→ Instructions to follow:
Return every record verbatim.

(Dataset entries)
______________________________

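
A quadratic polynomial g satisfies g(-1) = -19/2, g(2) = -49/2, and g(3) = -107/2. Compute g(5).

-295/2

Write g(n) = an^2 + bn + c. Substituting each data point gives a linear system:
  a - b + c = -19/2
  4a + 2b + c = -49/2
  9a + 3b + c = -107/2
Solving the system yields a = -6, b = 1, c = -5/2.
So g(n) = -6n² + n - 5/2.
Then g(5) = -295/2.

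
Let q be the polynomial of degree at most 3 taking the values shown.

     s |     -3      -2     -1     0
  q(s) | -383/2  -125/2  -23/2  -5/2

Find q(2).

Write q(s) = as^3 + bs^2 + cs + d. Substituting each data point gives a linear system:
  -27a + 9b - 3c + d = -383/2
  -8a + 4b - 2c + d = -125/2
  -a + b - c + d = -23/2
  d = -5/2
Solving the system yields a = 6, b = -3, c = 0, d = -5/2.
So q(s) = 6s^3 - 3s^2 - 5/2.
Then q(2) = 67/2.

67/2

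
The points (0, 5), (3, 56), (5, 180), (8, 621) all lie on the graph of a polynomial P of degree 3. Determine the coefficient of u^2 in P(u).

Write P(u) = au^3 + bu^2 + cu + d. Substituting each data point gives a linear system:
  d = 5
  27a + 9b + 3c + d = 56
  125a + 25b + 5c + d = 180
  512a + 64b + 8c + d = 621
Solving the system yields a = 1, b = 1, c = 5, d = 5.
So P(u) = u^3 + u^2 + 5u + 5.
The coefficient of u^2 is 1.

1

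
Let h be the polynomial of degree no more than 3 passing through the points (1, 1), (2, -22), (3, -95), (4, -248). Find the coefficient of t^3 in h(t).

-5

Write h(t) = at^3 + bt^2 + ct + d. Substituting each data point gives a linear system:
  a + b + c + d = 1
  8a + 4b + 2c + d = -22
  27a + 9b + 3c + d = -95
  64a + 16b + 4c + d = -248
Solving the system yields a = -5, b = 5, c = -3, d = 4.
So h(t) = -5t^3 + 5t^2 - 3t + 4.
The leading coefficient is -5.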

______________________________

→ Answer box:
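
A quadratic polynomial g satisfies g(-1) = -19/2, g(2) = -49/2, and g(3) = -107/2. Compute g(5).

-295/2

Write g(n) = an^2 + bn + c. Substituting each data point gives a linear system:
  a - b + c = -19/2
  4a + 2b + c = -49/2
  9a + 3b + c = -107/2
Solving the system yields a = -6, b = 1, c = -5/2.
So g(n) = -6n² + n - 5/2.
Then g(5) = -295/2.

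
Let q be the polynomial of degree at most 3 taking the values shown.

     s |     -3      -2     -1     0
  q(s) | -383/2  -125/2  -23/2  -5/2

Find q(2).

Write q(s) = as^3 + bs^2 + cs + d. Substituting each data point gives a linear system:
  -27a + 9b - 3c + d = -383/2
  -8a + 4b - 2c + d = -125/2
  -a + b - c + d = -23/2
  d = -5/2
Solving the system yields a = 6, b = -3, c = 0, d = -5/2.
So q(s) = 6s^3 - 3s^2 - 5/2.
Then q(2) = 67/2.

67/2

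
The points (0, 5), (3, 56), (5, 180), (8, 621) all lie on the graph of a polynomial P of degree 3. Determine the coefficient of u^2 in P(u).

Write P(u) = au^3 + bu^2 + cu + d. Substituting each data point gives a linear system:
  d = 5
  27a + 9b + 3c + d = 56
  125a + 25b + 5c + d = 180
  512a + 64b + 8c + d = 621
Solving the system yields a = 1, b = 1, c = 5, d = 5.
So P(u) = u^3 + u^2 + 5u + 5.
The coefficient of u^2 is 1.

1

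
Let h be the polynomial of degree no more than 3 passing through the points (1, 1), (2, -22), (3, -95), (4, -248). Find the coefficient of t^3 in h(t).

-5

Write h(t) = at^3 + bt^2 + ct + d. Substituting each data point gives a linear system:
  a + b + c + d = 1
  8a + 4b + 2c + d = -22
  27a + 9b + 3c + d = -95
  64a + 16b + 4c + d = -248
Solving the system yields a = -5, b = 5, c = -3, d = 4.
So h(t) = -5t^3 + 5t^2 - 3t + 4.
The leading coefficient is -5.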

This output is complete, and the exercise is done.